- _What this task involves_
Please copy the last part of the entries exactly: the line that has "Initial tree: Z(L(M(H(P)) J(U F) N) X)" and every line up to and including the end, nothing more.

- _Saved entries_
▬▬▬

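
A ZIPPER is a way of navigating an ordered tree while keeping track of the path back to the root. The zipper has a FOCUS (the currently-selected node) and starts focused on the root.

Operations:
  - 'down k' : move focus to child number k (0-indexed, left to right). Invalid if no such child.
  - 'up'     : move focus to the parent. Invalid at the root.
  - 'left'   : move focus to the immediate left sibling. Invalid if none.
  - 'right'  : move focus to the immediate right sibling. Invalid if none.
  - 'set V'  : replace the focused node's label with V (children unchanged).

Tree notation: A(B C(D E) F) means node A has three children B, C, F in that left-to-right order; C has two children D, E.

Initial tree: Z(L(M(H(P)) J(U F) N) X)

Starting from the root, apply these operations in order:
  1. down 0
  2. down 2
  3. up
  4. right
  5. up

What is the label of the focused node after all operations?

Step 1 (down 0): focus=L path=0 depth=1 children=['M', 'J', 'N'] left=[] right=['X'] parent=Z
Step 2 (down 2): focus=N path=0/2 depth=2 children=[] left=['M', 'J'] right=[] parent=L
Step 3 (up): focus=L path=0 depth=1 children=['M', 'J', 'N'] left=[] right=['X'] parent=Z
Step 4 (right): focus=X path=1 depth=1 children=[] left=['L'] right=[] parent=Z
Step 5 (up): focus=Z path=root depth=0 children=['L', 'X'] (at root)

Answer: Z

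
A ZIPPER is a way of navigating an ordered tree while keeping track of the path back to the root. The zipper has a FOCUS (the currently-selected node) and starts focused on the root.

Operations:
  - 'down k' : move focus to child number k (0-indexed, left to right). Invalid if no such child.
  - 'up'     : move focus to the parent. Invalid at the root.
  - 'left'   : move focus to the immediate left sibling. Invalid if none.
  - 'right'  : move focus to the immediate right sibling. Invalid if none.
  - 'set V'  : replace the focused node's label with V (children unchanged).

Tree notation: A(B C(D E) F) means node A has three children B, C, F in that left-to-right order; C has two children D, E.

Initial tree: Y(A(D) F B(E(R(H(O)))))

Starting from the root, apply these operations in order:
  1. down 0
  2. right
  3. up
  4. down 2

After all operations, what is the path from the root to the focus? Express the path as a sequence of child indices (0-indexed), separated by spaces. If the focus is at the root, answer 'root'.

Answer: 2

Derivation:
Step 1 (down 0): focus=A path=0 depth=1 children=['D'] left=[] right=['F', 'B'] parent=Y
Step 2 (right): focus=F path=1 depth=1 children=[] left=['A'] right=['B'] parent=Y
Step 3 (up): focus=Y path=root depth=0 children=['A', 'F', 'B'] (at root)
Step 4 (down 2): focus=B path=2 depth=1 children=['E'] left=['A', 'F'] right=[] parent=Y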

▬▬▬

- _Exercise result_
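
Initial tree: Z(L(M(H(P)) J(U F) N) X)

Starting from the root, apply these operations in order:
  1. down 0
  2. down 2
  3. up
  4. right
  5. up

What is the label of the focused node after all operations?

Step 1 (down 0): focus=L path=0 depth=1 children=['M', 'J', 'N'] left=[] right=['X'] parent=Z
Step 2 (down 2): focus=N path=0/2 depth=2 children=[] left=['M', 'J'] right=[] parent=L
Step 3 (up): focus=L path=0 depth=1 children=['M', 'J', 'N'] left=[] right=['X'] parent=Z
Step 4 (right): focus=X path=1 depth=1 children=[] left=['L'] right=[] parent=Z
Step 5 (up): focus=Z path=root depth=0 children=['L', 'X'] (at root)

Answer: Z

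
A ZIPPER is a way of navigating an ordered tree while keeping track of the path back to the root. The zipper has a FOCUS (the currently-selected node) and starts focused on the root.

Operations:
  - 'down k' : move focus to child number k (0-indexed, left to right). Invalid if no such child.
  - 'up'     : move focus to the parent. Invalid at the root.
  - 'left'   : move focus to the immediate left sibling. Invalid if none.
  - 'right'  : move focus to the immediate right sibling. Invalid if none.
  - 'set V'  : replace the focused node's label with V (children unchanged).

Tree notation: A(B C(D E) F) means node A has three children B, C, F in that left-to-right order; C has two children D, E.

Initial tree: Y(A(D) F B(E(R(H(O)))))

Starting from the root, apply these operations in order:
  1. down 0
  2. right
  3. up
  4. down 2

After all operations, what is the path from the root to the focus? Express the path as a sequence of child indices (0-indexed), separated by spaces. If the focus is at the root, answer 'root'.

Answer: 2

Derivation:
Step 1 (down 0): focus=A path=0 depth=1 children=['D'] left=[] right=['F', 'B'] parent=Y
Step 2 (right): focus=F path=1 depth=1 children=[] left=['A'] right=['B'] parent=Y
Step 3 (up): focus=Y path=root depth=0 children=['A', 'F', 'B'] (at root)
Step 4 (down 2): focus=B path=2 depth=1 children=['E'] left=['A', 'F'] right=[] parent=Y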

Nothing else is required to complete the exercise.